Start of Available data
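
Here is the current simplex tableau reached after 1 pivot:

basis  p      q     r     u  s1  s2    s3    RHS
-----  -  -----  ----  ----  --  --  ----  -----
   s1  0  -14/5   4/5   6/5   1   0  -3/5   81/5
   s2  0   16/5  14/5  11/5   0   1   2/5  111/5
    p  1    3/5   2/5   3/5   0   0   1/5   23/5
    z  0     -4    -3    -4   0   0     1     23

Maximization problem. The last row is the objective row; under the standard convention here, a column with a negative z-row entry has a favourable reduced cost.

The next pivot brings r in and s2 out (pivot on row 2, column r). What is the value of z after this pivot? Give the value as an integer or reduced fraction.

655/14

Minimum ratio for r: (111/5)/(14/5) = 111/14.
z changes by −(z-row coeff of r)·ratio = −(-3)·(111/14) = 333/14.
New z = 23 + (333/14) = 655/14.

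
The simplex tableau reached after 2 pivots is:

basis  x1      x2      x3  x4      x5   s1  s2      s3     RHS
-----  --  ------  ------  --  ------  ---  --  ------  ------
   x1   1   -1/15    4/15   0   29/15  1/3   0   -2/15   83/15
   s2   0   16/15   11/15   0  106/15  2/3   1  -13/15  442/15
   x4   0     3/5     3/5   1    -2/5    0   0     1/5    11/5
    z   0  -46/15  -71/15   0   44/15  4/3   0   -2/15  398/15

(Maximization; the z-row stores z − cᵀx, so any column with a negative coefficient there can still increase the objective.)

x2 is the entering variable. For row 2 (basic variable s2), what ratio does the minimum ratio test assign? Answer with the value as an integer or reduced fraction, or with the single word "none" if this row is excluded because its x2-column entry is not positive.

221/8

Ratio = RHS / (x2 entry) = (442/15) / (16/15) = 221/8.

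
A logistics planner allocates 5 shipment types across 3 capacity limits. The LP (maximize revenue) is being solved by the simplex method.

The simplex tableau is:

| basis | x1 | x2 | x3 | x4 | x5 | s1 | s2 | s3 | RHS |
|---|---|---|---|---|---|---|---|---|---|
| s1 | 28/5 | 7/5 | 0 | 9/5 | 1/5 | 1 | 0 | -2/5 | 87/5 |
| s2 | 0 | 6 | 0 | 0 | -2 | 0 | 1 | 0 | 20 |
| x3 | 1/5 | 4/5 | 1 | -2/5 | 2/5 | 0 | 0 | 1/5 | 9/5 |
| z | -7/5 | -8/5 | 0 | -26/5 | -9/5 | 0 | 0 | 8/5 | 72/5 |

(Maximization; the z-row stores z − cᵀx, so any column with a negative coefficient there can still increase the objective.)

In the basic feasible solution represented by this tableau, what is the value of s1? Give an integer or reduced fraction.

s1 is basic (row 1); its value is the RHS of that row: 87/5.

87/5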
End of Available data
Activity.
Each line of the data above needs to be returned exactly.

Answer section.
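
Here is the current simplex tableau reached after 1 pivot:

basis  p      q     r     u  s1  s2    s3    RHS
-----  -  -----  ----  ----  --  --  ----  -----
   s1  0  -14/5   4/5   6/5   1   0  -3/5   81/5
   s2  0   16/5  14/5  11/5   0   1   2/5  111/5
    p  1    3/5   2/5   3/5   0   0   1/5   23/5
    z  0     -4    -3    -4   0   0     1     23

Maximization problem. The last row is the objective row; under the standard convention here, a column with a negative z-row entry has a favourable reduced cost.

The next pivot brings r in and s2 out (pivot on row 2, column r). What is the value of z after this pivot? Give the value as an integer or reduced fraction.

655/14

Minimum ratio for r: (111/5)/(14/5) = 111/14.
z changes by −(z-row coeff of r)·ratio = −(-3)·(111/14) = 333/14.
New z = 23 + (333/14) = 655/14.

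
The simplex tableau reached after 2 pivots is:

basis  x1      x2      x3  x4      x5   s1  s2      s3     RHS
-----  --  ------  ------  --  ------  ---  --  ------  ------
   x1   1   -1/15    4/15   0   29/15  1/3   0   -2/15   83/15
   s2   0   16/15   11/15   0  106/15  2/3   1  -13/15  442/15
   x4   0     3/5     3/5   1    -2/5    0   0     1/5    11/5
    z   0  -46/15  -71/15   0   44/15  4/3   0   -2/15  398/15

(Maximization; the z-row stores z − cᵀx, so any column with a negative coefficient there can still increase the objective.)

x2 is the entering variable. For row 2 (basic variable s2), what ratio does the minimum ratio test assign? Answer with the value as an integer or reduced fraction, or with the single word "none" if this row is excluded because its x2-column entry is not positive.

221/8

Ratio = RHS / (x2 entry) = (442/15) / (16/15) = 221/8.

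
A logistics planner allocates 5 shipment types across 3 capacity limits. The LP (maximize revenue) is being solved by the simplex method.

The simplex tableau is:

| basis | x1 | x2 | x3 | x4 | x5 | s1 | s2 | s3 | RHS |
|---|---|---|---|---|---|---|---|---|---|
| s1 | 28/5 | 7/5 | 0 | 9/5 | 1/5 | 1 | 0 | -2/5 | 87/5 |
| s2 | 0 | 6 | 0 | 0 | -2 | 0 | 1 | 0 | 20 |
| x3 | 1/5 | 4/5 | 1 | -2/5 | 2/5 | 0 | 0 | 1/5 | 9/5 |
| z | -7/5 | -8/5 | 0 | -26/5 | -9/5 | 0 | 0 | 8/5 | 72/5 |

(Maximization; the z-row stores z − cᵀx, so any column with a negative coefficient there can still increase the objective.)

In the basic feasible solution represented by this tableau, what is the value of s1? Give an integer or reduced fraction.

s1 is basic (row 1); its value is the RHS of that row: 87/5.

87/5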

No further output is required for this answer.